What is needed:
Write out the full listing exactly as it appears below.

Provided data:
- - - - -

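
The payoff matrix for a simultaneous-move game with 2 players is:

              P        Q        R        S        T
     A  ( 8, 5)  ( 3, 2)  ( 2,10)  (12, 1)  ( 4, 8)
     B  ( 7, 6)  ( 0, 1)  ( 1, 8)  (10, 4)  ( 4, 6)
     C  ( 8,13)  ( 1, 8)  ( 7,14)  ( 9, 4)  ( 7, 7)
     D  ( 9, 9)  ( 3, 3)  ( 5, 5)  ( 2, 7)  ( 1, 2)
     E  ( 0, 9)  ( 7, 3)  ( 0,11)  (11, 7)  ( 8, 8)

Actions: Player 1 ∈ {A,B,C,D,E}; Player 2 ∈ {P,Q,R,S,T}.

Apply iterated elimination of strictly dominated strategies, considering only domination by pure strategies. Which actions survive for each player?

P2 drop Q (P beats it: A:5>2 B:6>1 C:13>8 D:9>3 E:9>3)
P2 drop S (P beats it: A:5>1 B:6>4 C:13>4 D:9>7 E:9>7)
P1 drop B (C beats it: P:8>7 R:7>1 T:7>4)
P2 drop T (R beats it: A:10>8 C:14>7 D:5>2 E:11>8)
P1 drop A (D beats it: P:9>8 R:5>2)
P1 drop E (C beats it: P:8>0 R:7>0)
P1→{C,D} P2→{P,R}

Remaining: P1:{C,D} P2:{P,R}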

- - - - -

Result of this exercise:
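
The payoff matrix for a simultaneous-move game with 2 players is:

              P        Q        R        S        T
     A  ( 8, 5)  ( 3, 2)  ( 2,10)  (12, 1)  ( 4, 8)
     B  ( 7, 6)  ( 0, 1)  ( 1, 8)  (10, 4)  ( 4, 6)
     C  ( 8,13)  ( 1, 8)  ( 7,14)  ( 9, 4)  ( 7, 7)
     D  ( 9, 9)  ( 3, 3)  ( 5, 5)  ( 2, 7)  ( 1, 2)
     E  ( 0, 9)  ( 7, 3)  ( 0,11)  (11, 7)  ( 8, 8)

Actions: Player 1 ∈ {A,B,C,D,E}; Player 2 ∈ {P,Q,R,S,T}.

Apply iterated elimination of strictly dominated strategies, considering only domination by pure strategies. Which actions survive for each player?

P2 drop Q (P beats it: A:5>2 B:6>1 C:13>8 D:9>3 E:9>3)
P2 drop S (P beats it: A:5>1 B:6>4 C:13>4 D:9>7 E:9>7)
P1 drop B (C beats it: P:8>7 R:7>1 T:7>4)
P2 drop T (R beats it: A:10>8 C:14>7 D:5>2 E:11>8)
P1 drop A (D beats it: P:9>8 R:5>2)
P1 drop E (C beats it: P:8>0 R:7>0)
P1→{C,D} P2→{P,R}

Remaining: P1:{C,D} P2:{P,R}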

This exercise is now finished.